◆ What to work on
For this exercise, reproduce the entries below exactly, but only from the line containing "senior | 57000" through the line containing "completed | 3602", both included.

BEGIN

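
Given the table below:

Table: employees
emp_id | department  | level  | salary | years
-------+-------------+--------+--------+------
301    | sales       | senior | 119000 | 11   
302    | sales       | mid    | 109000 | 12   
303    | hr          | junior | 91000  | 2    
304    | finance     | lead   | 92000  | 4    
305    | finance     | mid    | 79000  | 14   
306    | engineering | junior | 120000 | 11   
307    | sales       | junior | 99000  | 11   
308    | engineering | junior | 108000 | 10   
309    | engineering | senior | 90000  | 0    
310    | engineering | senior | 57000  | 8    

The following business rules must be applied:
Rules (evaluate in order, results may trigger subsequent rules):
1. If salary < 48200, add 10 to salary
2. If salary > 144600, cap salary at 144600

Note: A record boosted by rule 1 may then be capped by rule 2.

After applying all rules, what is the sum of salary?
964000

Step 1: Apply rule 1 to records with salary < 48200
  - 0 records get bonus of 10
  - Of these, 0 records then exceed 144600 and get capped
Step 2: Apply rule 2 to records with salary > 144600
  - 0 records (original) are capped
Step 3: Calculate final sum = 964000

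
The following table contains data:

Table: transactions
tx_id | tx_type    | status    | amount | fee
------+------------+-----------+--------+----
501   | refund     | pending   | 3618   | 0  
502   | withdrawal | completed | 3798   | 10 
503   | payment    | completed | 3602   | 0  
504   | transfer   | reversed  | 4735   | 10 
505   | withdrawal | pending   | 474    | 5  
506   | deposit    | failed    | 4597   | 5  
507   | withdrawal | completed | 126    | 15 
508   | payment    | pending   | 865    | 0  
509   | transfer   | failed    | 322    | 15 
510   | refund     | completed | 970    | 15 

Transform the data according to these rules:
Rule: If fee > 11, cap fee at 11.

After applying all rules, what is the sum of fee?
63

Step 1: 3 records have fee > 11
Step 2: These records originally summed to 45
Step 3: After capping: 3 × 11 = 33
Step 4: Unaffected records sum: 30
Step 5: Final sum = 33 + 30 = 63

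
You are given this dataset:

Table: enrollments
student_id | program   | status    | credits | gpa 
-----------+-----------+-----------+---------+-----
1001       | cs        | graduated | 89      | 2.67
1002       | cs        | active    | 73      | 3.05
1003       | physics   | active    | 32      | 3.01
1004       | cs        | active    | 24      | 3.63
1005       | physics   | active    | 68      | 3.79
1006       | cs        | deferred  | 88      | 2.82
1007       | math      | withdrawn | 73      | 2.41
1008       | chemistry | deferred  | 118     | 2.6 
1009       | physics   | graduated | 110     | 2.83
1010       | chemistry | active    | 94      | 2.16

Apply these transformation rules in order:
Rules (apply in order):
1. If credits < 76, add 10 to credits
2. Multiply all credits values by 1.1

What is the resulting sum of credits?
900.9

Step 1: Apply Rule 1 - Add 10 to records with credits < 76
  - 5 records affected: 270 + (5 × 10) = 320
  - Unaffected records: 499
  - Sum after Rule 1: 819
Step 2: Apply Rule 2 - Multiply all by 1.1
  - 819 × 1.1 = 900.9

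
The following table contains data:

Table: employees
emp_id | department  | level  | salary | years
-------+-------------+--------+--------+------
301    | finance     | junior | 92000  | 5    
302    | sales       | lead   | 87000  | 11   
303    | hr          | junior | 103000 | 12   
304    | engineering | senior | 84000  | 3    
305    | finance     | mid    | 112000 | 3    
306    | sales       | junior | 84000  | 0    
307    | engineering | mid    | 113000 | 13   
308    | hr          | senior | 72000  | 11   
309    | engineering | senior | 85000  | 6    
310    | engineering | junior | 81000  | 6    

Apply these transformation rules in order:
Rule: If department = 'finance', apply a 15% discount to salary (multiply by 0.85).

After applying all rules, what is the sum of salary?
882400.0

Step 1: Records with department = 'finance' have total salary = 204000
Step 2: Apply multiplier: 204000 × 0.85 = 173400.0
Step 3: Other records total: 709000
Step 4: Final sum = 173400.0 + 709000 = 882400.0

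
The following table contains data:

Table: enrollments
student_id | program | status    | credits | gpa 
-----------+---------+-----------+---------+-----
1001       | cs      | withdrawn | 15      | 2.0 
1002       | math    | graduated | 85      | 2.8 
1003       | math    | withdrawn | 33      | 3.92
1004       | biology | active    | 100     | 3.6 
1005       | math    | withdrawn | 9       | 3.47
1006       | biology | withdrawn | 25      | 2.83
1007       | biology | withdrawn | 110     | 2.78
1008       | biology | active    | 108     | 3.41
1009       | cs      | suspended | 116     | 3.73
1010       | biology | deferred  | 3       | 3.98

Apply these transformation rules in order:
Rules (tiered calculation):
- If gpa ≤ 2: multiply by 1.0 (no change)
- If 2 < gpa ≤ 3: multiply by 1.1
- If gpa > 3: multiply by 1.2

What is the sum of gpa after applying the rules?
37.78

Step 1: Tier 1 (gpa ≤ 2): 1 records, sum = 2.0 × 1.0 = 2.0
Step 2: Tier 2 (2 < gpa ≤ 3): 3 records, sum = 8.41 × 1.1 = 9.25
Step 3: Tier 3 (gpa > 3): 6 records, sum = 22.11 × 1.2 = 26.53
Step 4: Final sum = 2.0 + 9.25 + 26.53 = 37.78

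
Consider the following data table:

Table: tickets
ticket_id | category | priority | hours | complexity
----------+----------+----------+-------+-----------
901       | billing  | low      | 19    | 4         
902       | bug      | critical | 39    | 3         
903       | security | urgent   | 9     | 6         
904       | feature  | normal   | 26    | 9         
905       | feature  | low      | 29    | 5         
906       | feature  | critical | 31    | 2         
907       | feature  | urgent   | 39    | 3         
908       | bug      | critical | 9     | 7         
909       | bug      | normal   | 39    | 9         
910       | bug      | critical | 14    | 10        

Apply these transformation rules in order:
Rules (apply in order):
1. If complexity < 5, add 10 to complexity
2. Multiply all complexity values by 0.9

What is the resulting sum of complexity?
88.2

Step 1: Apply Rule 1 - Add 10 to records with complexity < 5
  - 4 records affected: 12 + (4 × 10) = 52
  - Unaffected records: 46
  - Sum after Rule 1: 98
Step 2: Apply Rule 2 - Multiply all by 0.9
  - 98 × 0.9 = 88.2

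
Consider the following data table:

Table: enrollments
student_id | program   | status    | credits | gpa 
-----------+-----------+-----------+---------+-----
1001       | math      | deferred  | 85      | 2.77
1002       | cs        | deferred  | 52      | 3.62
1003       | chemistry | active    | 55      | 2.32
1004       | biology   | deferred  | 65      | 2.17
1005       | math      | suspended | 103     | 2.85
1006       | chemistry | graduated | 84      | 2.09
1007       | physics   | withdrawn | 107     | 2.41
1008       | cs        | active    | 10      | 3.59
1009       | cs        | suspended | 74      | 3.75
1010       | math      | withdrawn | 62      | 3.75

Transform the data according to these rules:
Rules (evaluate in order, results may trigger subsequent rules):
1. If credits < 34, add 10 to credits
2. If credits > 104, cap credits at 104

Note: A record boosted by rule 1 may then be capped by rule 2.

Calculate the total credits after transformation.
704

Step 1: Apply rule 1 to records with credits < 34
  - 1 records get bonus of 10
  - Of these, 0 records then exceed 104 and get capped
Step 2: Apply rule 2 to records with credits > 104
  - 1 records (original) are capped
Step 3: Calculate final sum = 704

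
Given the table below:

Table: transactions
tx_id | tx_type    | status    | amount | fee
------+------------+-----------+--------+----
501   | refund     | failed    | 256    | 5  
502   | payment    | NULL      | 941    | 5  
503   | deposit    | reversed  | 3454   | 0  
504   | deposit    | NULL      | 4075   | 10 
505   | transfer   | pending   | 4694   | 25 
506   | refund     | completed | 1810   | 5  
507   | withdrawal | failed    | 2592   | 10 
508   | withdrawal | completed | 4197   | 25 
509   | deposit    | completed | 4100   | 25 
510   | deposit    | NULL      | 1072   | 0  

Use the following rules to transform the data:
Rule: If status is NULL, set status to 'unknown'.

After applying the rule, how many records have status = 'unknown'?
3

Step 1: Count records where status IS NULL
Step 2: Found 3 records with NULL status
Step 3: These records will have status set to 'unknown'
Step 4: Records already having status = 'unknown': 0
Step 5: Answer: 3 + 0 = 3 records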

END

◆ Response for this exercise
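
310    | engineering | senior | 57000  | 8    

The following business rules must be applied:
Rules (evaluate in order, results may trigger subsequent rules):
1. If salary < 48200, add 10 to salary
2. If salary > 144600, cap salary at 144600

Note: A record boosted by rule 1 may then be capped by rule 2.

After applying all rules, what is the sum of salary?
964000

Step 1: Apply rule 1 to records with salary < 48200
  - 0 records get bonus of 10
  - Of these, 0 records then exceed 144600 and get capped
Step 2: Apply rule 2 to records with salary > 144600
  - 0 records (original) are capped
Step 3: Calculate final sum = 964000

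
The following table contains data:

Table: transactions
tx_id | tx_type    | status    | amount | fee
------+------------+-----------+--------+----
501   | refund     | pending   | 3618   | 0  
502   | withdrawal | completed | 3798   | 10 
503   | payment    | completed | 3602   | 0  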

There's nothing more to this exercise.